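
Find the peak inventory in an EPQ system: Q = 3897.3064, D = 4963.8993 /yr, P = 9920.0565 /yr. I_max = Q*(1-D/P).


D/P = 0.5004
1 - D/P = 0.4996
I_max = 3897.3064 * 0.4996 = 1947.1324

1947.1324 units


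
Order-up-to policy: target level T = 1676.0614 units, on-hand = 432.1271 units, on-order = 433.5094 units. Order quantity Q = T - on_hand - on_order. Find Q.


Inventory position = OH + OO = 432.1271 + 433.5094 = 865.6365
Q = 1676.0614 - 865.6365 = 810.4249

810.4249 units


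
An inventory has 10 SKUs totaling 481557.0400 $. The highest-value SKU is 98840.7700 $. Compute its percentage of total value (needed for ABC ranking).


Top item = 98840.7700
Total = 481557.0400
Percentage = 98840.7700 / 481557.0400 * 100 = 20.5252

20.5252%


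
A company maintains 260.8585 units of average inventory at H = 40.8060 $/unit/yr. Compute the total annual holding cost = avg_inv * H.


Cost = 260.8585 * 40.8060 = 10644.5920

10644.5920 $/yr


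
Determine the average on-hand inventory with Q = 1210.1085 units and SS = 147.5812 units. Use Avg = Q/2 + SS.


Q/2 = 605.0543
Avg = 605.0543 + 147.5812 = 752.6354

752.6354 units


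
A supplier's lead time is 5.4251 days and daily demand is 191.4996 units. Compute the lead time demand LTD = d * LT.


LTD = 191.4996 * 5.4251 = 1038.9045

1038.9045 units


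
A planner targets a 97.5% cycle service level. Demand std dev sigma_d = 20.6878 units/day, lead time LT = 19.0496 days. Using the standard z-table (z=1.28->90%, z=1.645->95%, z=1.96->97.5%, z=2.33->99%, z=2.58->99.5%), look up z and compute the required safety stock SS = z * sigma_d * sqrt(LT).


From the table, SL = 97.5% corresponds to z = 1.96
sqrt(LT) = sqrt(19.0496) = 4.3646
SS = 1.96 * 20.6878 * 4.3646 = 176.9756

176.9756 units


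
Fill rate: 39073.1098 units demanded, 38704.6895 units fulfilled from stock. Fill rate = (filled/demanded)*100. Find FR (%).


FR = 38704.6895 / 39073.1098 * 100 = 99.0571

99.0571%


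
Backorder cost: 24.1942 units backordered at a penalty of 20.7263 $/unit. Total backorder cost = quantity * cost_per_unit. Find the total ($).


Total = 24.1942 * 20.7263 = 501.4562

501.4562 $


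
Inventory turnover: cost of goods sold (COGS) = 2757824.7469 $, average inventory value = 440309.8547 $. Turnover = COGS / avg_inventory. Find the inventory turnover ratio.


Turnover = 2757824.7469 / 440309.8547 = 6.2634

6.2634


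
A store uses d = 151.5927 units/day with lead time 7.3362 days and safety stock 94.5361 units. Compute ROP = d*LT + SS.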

#####

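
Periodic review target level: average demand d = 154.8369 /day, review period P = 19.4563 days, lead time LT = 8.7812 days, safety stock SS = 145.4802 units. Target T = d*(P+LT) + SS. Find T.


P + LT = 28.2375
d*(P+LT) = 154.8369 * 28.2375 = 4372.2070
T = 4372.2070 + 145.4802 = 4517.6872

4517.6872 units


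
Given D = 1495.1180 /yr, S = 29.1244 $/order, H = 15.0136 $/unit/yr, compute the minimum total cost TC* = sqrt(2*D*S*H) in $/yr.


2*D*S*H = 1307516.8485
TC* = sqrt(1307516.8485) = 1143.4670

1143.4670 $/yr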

#####

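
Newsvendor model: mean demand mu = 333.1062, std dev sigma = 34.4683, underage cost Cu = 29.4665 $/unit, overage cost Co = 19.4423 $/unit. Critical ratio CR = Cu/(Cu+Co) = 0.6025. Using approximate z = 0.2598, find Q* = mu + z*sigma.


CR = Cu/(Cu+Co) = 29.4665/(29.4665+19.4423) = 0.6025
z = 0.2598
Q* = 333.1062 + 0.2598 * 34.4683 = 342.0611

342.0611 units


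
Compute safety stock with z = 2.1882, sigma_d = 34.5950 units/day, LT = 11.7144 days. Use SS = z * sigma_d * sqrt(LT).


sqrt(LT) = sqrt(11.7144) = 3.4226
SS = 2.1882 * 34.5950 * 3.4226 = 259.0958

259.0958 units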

#####

WHAT YOU WILL DO
Where the line holding "Fill rate: 39073.1098" appears in the listing above, start reproducing exactly, and end with the line holding "A store uses".

SOLVED PROBLEM
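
Fill rate: 39073.1098 units demanded, 38704.6895 units fulfilled from stock. Fill rate = (filled/demanded)*100. Find FR (%).


FR = 38704.6895 / 39073.1098 * 100 = 99.0571

99.0571%


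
Backorder cost: 24.1942 units backordered at a penalty of 20.7263 $/unit. Total backorder cost = quantity * cost_per_unit. Find the total ($).


Total = 24.1942 * 20.7263 = 501.4562

501.4562 $


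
Inventory turnover: cost of goods sold (COGS) = 2757824.7469 $, average inventory value = 440309.8547 $. Turnover = COGS / avg_inventory. Find the inventory turnover ratio.


Turnover = 2757824.7469 / 440309.8547 = 6.2634

6.2634


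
A store uses d = 151.5927 units/day with lead time 7.3362 days and safety stock 94.5361 units. Compute ROP = d*LT + SS.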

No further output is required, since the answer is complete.